Stored items from a collection
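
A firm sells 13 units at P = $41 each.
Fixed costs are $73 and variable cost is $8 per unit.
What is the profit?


Total Revenue = P * Q = 41 * 13 = $533
Total Cost = FC + VC*Q = 73 + 8*13 = $177
Profit = TR - TC = 533 - 177 = $356

$356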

Work to complete
A word-for-word copy of all the entries above is required.

Response box
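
A firm sells 13 units at P = $41 each.
Fixed costs are $73 and variable cost is $8 per unit.
What is the profit?


Total Revenue = P * Q = 41 * 13 = $533
Total Cost = FC + VC*Q = 73 + 8*13 = $177
Profit = TR - TC = 533 - 177 = $356

$356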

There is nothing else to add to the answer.